**What is being asked**
Give back every record precisely.

Data for this task section start

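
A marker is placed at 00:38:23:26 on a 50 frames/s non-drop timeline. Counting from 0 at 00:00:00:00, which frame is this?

Total seconds to the label: (0 × 3600 + 38 × 60 + 23) = 2303.
Frame index = 2303 × 50 + 26 = 115176.

frame 115176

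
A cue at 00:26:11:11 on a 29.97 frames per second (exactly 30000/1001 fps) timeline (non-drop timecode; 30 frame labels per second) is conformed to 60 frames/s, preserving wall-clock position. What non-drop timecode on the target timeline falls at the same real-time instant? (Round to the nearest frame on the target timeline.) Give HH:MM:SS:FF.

Source frame index: (0×3600 + 26×60 + 11) × 30 + 11 = 47141.
Real time: 47141 / (30000/1001) = 47188141/30000 s.
Target frame: (47188141/30000) × (60) = 47188141/500 ≈ 94376.282 → 94376.
At 60 labels/s: frame 94376 → 00:26:12:56.

00:26:12:56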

Data for this task section end

**Task output**
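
A marker is placed at 00:38:23:26 on a 50 frames/s non-drop timeline. Counting from 0 at 00:00:00:00, which frame is this?

Total seconds to the label: (0 × 3600 + 38 × 60 + 23) = 2303.
Frame index = 2303 × 50 + 26 = 115176.

frame 115176

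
A cue at 00:26:11:11 on a 29.97 frames per second (exactly 30000/1001 fps) timeline (non-drop timecode; 30 frame labels per second) is conformed to 60 frames/s, preserving wall-clock position. What non-drop timecode on the target timeline falls at the same real-time instant? (Round to the nearest frame on the target timeline.) Give HH:MM:SS:FF.

Source frame index: (0×3600 + 26×60 + 11) × 30 + 11 = 47141.
Real time: 47141 / (30000/1001) = 47188141/30000 s.
Target frame: (47188141/30000) × (60) = 47188141/500 ≈ 94376.282 → 94376.
At 60 labels/s: frame 94376 → 00:26:12:56.

00:26:12:56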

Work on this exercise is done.